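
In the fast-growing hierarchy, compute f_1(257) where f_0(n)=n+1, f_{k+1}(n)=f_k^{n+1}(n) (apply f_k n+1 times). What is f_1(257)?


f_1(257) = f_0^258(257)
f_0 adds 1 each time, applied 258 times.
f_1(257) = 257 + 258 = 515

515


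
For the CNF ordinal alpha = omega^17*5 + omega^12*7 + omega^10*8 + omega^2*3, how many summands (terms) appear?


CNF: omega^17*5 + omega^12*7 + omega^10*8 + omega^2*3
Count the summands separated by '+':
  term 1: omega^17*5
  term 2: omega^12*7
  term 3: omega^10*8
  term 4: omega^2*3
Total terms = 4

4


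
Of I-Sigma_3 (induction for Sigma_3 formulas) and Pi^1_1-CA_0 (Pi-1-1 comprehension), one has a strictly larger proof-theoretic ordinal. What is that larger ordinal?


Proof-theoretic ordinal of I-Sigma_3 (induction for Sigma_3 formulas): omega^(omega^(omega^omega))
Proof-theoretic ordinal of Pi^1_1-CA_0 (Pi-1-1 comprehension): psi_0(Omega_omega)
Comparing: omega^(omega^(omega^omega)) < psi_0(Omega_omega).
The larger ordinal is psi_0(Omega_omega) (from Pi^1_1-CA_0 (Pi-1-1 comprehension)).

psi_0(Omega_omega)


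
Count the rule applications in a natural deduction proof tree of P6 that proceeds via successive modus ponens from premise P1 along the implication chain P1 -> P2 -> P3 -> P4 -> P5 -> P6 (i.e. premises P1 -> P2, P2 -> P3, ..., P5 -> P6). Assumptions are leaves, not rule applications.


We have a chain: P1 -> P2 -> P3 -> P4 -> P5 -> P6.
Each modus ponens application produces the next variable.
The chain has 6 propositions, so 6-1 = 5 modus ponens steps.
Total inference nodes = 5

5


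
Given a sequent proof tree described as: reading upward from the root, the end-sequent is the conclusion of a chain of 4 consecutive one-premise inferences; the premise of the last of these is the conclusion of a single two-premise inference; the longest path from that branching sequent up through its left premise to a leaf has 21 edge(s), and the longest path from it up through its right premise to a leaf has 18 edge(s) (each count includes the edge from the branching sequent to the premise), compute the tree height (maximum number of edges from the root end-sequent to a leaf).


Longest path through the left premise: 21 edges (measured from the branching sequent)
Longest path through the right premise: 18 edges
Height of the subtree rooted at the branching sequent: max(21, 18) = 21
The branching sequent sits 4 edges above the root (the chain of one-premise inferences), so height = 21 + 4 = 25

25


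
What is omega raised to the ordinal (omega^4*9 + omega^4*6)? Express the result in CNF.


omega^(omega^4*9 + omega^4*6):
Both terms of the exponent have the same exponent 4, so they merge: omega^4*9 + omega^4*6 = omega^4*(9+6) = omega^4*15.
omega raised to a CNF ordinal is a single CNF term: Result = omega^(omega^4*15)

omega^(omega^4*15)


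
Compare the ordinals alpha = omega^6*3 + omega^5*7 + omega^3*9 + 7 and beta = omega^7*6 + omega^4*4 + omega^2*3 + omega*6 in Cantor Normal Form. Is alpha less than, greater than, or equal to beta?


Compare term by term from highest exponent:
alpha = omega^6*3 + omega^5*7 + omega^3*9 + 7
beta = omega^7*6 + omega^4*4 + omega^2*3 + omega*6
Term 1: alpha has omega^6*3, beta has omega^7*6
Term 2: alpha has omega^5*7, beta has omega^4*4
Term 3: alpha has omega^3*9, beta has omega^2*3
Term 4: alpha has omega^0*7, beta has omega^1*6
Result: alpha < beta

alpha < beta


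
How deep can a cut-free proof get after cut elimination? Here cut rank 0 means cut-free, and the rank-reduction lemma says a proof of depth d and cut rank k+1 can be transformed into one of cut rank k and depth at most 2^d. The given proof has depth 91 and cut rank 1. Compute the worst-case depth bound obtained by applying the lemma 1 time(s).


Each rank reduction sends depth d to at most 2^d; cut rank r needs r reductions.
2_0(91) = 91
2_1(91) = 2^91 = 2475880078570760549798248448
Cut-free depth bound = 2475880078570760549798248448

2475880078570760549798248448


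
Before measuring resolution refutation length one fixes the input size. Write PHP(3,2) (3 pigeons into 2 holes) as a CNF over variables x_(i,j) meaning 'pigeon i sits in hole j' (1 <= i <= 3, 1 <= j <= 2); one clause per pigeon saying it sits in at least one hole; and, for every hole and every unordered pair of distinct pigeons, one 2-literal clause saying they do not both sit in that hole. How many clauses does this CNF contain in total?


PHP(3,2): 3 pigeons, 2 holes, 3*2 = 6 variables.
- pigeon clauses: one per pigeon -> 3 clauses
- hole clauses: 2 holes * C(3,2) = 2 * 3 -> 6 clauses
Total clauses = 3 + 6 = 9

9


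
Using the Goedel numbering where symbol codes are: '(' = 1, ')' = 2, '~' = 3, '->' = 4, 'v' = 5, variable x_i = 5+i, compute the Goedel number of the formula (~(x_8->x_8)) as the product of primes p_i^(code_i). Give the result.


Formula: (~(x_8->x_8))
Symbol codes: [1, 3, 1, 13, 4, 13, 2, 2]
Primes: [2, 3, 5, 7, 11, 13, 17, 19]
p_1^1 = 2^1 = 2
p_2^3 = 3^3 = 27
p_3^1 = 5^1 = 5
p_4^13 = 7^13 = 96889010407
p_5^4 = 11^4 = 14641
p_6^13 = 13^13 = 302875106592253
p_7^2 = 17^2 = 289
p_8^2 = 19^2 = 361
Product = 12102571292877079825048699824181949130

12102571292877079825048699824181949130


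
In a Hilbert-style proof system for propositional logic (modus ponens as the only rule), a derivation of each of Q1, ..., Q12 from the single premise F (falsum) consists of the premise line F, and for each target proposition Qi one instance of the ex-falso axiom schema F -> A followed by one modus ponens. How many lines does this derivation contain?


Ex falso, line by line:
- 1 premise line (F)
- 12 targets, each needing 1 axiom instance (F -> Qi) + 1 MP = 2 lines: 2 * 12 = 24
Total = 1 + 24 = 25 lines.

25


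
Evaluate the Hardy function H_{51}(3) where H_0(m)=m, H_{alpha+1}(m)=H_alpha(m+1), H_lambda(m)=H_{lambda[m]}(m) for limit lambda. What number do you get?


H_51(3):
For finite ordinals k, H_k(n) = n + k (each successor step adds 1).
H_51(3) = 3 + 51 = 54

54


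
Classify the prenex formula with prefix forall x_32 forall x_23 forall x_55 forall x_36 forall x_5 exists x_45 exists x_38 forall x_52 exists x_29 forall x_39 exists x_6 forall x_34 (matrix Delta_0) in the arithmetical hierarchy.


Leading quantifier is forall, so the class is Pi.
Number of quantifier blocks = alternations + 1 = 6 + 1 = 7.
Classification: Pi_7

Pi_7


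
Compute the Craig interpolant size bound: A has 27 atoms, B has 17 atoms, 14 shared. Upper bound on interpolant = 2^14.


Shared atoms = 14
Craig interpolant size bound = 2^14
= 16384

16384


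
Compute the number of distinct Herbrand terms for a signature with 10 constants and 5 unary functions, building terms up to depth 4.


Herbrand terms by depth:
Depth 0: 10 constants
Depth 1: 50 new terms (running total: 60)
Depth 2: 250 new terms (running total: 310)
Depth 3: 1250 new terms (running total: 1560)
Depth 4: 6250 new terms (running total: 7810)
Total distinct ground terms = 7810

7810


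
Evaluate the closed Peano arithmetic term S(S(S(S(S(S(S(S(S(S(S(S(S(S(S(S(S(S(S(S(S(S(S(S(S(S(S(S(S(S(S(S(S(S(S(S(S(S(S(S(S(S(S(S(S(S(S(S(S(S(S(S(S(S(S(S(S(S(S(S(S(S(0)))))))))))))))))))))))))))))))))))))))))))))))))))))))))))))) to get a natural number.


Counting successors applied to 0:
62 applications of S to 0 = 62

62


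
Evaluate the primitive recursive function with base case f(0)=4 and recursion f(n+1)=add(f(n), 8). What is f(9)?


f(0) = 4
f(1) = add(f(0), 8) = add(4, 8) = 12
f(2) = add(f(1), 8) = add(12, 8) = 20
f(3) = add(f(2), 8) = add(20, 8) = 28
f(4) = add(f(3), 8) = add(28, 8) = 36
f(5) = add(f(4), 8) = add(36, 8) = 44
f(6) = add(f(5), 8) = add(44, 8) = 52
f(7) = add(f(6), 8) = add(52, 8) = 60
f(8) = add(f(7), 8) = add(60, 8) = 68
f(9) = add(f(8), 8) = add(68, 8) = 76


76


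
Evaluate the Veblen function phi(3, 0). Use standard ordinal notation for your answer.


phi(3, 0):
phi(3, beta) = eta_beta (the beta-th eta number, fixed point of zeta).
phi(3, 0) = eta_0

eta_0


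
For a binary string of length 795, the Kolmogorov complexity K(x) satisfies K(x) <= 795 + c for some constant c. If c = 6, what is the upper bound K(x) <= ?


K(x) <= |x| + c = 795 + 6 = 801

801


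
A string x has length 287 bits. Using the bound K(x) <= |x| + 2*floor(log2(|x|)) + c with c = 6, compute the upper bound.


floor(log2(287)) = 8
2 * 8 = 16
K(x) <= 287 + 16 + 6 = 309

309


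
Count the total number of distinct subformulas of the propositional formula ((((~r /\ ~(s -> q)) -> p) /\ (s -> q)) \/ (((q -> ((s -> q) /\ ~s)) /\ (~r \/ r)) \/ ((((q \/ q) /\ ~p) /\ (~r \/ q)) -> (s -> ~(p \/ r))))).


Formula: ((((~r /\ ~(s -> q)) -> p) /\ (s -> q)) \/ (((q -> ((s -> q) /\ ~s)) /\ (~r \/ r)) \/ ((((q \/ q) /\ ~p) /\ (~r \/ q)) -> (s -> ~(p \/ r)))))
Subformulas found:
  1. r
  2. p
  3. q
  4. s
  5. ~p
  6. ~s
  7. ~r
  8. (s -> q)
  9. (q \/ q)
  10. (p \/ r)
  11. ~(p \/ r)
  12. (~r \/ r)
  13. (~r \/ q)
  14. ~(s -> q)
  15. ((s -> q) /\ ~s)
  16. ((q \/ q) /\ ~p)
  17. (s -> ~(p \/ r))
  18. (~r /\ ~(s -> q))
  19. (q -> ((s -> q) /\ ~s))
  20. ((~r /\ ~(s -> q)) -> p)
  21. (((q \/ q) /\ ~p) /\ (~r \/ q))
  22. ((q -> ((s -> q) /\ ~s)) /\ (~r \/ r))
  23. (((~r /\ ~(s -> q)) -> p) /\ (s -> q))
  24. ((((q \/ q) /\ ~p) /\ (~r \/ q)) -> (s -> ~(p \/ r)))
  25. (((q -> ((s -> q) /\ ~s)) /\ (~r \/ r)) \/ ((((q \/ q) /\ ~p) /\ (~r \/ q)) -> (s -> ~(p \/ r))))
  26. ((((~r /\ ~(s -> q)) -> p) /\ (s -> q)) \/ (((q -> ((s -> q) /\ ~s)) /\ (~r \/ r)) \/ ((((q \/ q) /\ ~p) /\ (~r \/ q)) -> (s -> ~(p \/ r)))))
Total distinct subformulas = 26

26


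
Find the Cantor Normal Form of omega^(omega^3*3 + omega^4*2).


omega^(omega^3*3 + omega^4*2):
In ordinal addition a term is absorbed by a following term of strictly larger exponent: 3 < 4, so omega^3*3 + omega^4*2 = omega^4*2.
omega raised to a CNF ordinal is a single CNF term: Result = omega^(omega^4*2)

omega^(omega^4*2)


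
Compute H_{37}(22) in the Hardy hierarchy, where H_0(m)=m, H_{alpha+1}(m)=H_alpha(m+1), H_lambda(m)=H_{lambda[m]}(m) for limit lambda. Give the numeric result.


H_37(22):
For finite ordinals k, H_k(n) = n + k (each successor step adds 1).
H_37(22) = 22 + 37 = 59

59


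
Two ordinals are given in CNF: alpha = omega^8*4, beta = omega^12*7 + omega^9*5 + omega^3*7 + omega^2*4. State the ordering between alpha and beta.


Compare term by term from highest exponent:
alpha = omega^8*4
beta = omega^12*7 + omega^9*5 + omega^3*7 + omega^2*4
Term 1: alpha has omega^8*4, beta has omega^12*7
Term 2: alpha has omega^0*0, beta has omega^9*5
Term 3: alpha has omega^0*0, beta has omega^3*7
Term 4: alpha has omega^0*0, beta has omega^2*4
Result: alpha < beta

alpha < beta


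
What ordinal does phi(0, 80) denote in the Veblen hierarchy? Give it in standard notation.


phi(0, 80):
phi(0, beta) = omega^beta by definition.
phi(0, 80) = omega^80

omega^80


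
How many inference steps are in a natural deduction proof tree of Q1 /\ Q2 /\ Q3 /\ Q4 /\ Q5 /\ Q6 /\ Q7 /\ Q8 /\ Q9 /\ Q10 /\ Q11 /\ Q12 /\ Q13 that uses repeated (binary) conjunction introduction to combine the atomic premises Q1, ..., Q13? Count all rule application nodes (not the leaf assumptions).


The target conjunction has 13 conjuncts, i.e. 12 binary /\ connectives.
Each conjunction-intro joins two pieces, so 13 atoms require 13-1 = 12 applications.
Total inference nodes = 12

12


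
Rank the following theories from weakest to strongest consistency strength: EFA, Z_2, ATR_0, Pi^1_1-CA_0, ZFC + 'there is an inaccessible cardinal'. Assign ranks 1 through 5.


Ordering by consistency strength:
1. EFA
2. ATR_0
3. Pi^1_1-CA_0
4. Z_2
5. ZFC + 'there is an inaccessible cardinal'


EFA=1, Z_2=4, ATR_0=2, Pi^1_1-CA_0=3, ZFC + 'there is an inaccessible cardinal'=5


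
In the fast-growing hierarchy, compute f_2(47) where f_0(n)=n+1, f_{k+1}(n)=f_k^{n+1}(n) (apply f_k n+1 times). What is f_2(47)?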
-------------------------
▶ **WHAT IS EXPECTED**: Using the listing above, return exactly, and only, the lines from the one that contains "Rank the following" through its last line, both included.

▶ **TASK RESPONSE**:
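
Rank the following theories from weakest to strongest consistency strength: EFA, Z_2, ATR_0, Pi^1_1-CA_0, ZFC + 'there is an inaccessible cardinal'. Assign ranks 1 through 5.


Ordering by consistency strength:
1. EFA
2. ATR_0
3. Pi^1_1-CA_0
4. Z_2
5. ZFC + 'there is an inaccessible cardinal'


EFA=1, Z_2=4, ATR_0=2, Pi^1_1-CA_0=3, ZFC + 'there is an inaccessible cardinal'=5


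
In the fast-growing hierarchy, compute f_2(47) where f_0(n)=n+1, f_{k+1}(n)=f_k^{n+1}(n) (apply f_k n+1 times). What is f_2(47)?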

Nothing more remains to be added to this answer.